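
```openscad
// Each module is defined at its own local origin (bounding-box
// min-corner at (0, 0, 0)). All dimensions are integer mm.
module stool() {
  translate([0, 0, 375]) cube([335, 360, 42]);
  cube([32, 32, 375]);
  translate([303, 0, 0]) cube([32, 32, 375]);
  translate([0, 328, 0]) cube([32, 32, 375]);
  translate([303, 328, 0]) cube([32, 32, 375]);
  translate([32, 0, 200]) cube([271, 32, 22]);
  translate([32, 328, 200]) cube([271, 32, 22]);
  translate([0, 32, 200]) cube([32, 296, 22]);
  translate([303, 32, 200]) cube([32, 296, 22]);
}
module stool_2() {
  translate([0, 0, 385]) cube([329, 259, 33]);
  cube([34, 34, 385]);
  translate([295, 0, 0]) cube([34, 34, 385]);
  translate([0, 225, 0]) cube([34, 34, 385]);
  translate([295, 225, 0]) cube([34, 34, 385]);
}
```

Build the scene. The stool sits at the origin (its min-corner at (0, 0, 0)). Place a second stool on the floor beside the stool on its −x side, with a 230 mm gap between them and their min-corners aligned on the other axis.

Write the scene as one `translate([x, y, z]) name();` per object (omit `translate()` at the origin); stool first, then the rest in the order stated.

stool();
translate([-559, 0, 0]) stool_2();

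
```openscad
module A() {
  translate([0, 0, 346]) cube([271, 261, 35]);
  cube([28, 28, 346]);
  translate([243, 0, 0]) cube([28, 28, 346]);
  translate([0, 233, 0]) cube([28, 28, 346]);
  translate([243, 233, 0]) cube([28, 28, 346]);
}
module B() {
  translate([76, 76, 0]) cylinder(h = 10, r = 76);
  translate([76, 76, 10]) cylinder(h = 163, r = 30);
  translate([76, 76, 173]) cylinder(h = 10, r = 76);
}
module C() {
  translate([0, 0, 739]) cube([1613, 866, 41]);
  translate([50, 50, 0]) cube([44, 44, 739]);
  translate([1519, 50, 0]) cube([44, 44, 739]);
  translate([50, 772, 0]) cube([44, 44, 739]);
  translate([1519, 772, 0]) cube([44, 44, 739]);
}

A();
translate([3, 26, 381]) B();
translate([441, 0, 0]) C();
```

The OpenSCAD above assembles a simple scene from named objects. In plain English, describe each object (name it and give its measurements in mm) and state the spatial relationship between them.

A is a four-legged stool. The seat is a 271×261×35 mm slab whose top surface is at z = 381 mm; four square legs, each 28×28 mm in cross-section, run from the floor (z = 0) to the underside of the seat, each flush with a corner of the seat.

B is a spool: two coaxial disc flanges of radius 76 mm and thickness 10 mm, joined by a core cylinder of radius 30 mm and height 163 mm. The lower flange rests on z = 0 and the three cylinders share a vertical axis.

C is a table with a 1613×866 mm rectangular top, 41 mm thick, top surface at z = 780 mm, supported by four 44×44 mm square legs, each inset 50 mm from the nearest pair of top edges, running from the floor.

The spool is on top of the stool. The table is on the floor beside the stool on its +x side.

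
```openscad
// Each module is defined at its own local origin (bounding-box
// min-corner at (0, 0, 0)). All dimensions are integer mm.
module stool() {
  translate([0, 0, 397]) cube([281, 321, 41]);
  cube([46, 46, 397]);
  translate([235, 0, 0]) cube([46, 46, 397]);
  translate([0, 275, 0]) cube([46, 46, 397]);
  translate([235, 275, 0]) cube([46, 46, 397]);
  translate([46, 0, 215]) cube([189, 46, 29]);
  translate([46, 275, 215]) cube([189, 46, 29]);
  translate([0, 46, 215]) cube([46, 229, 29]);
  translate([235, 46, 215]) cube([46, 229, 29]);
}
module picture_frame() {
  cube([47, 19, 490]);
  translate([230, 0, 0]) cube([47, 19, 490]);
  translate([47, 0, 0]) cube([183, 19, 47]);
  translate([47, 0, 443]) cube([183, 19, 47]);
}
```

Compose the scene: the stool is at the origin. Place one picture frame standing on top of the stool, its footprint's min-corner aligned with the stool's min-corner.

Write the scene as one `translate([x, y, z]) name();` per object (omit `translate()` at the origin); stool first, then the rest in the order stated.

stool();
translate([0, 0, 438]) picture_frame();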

:::

- ACTIVITY -
In the answer, the listing above should be restated word for word.

- REPLY TO THE EXERCISE -
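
```openscad
// Each module is defined at its own local origin (bounding-box
// min-corner at (0, 0, 0)). All dimensions are integer mm.
module stool() {
  translate([0, 0, 375]) cube([335, 360, 42]);
  cube([32, 32, 375]);
  translate([303, 0, 0]) cube([32, 32, 375]);
  translate([0, 328, 0]) cube([32, 32, 375]);
  translate([303, 328, 0]) cube([32, 32, 375]);
  translate([32, 0, 200]) cube([271, 32, 22]);
  translate([32, 328, 200]) cube([271, 32, 22]);
  translate([0, 32, 200]) cube([32, 296, 22]);
  translate([303, 32, 200]) cube([32, 296, 22]);
}
module stool_2() {
  translate([0, 0, 385]) cube([329, 259, 33]);
  cube([34, 34, 385]);
  translate([295, 0, 0]) cube([34, 34, 385]);
  translate([0, 225, 0]) cube([34, 34, 385]);
  translate([295, 225, 0]) cube([34, 34, 385]);
}
```

Build the scene. The stool sits at the origin (its min-corner at (0, 0, 0)). Place a second stool on the floor beside the stool on its −x side, with a 230 mm gap between them and their min-corners aligned on the other axis.

Write the scene as one `translate([x, y, z]) name();` per object (omit `translate()` at the origin); stool first, then the rest in the order stated.

stool();
translate([-559, 0, 0]) stool_2();

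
```openscad
module A() {
  translate([0, 0, 346]) cube([271, 261, 35]);
  cube([28, 28, 346]);
  translate([243, 0, 0]) cube([28, 28, 346]);
  translate([0, 233, 0]) cube([28, 28, 346]);
  translate([243, 233, 0]) cube([28, 28, 346]);
}
module B() {
  translate([76, 76, 0]) cylinder(h = 10, r = 76);
  translate([76, 76, 10]) cylinder(h = 163, r = 30);
  translate([76, 76, 173]) cylinder(h = 10, r = 76);
}
module C() {
  translate([0, 0, 739]) cube([1613, 866, 41]);
  translate([50, 50, 0]) cube([44, 44, 739]);
  translate([1519, 50, 0]) cube([44, 44, 739]);
  translate([50, 772, 0]) cube([44, 44, 739]);
  translate([1519, 772, 0]) cube([44, 44, 739]);
}

A();
translate([3, 26, 381]) B();
translate([441, 0, 0]) C();
```

The OpenSCAD above assembles a simple scene from named objects. In plain English, describe each object (name it and give its measurements in mm) and state the spatial relationship between them.

A is a four-legged stool. The seat is a 271×261×35 mm slab whose top surface is at z = 381 mm; four square legs, each 28×28 mm in cross-section, run from the floor (z = 0) to the underside of the seat, each flush with a corner of the seat.

B is a spool: two coaxial disc flanges of radius 76 mm and thickness 10 mm, joined by a core cylinder of radius 30 mm and height 163 mm. The lower flange rests on z = 0 and the three cylinders share a vertical axis.

C is a table with a 1613×866 mm rectangular top, 41 mm thick, top surface at z = 780 mm, supported by four 44×44 mm square legs, each inset 50 mm from the nearest pair of top edges, running from the floor.

The spool is on top of the stool. The table is on the floor beside the stool on its +x side.

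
```openscad
// Each module is defined at its own local origin (bounding-box
// min-corner at (0, 0, 0)). All dimensions are integer mm.
module stool() {
  translate([0, 0, 397]) cube([281, 321, 41]);
  cube([46, 46, 397]);
  translate([235, 0, 0]) cube([46, 46, 397]);
  translate([0, 275, 0]) cube([46, 46, 397]);
  translate([235, 275, 0]) cube([46, 46, 397]);
  translate([46, 0, 215]) cube([189, 46, 29]);
  translate([46, 275, 215]) cube([189, 46, 29]);
  translate([0, 46, 215]) cube([46, 229, 29]);
  translate([235, 46, 215]) cube([46, 229, 29]);
}
module picture_frame() {
  cube([47, 19, 490]);
  translate([230, 0, 0]) cube([47, 19, 490]);
  translate([47, 0, 0]) cube([183, 19, 47]);
  translate([47, 0, 443]) cube([183, 19, 47]);
}
```

Compose the scene: the stool is at the origin. Place one picture frame standing on top of the stool, its footprint's min-corner aligned with the stool's min-corner.

Write the scene as one `translate([x, y, z]) name();` per object (omit `translate()` at the origin); stool first, then the rest in the order stated.

stool();
translate([0, 0, 438]) picture_frame();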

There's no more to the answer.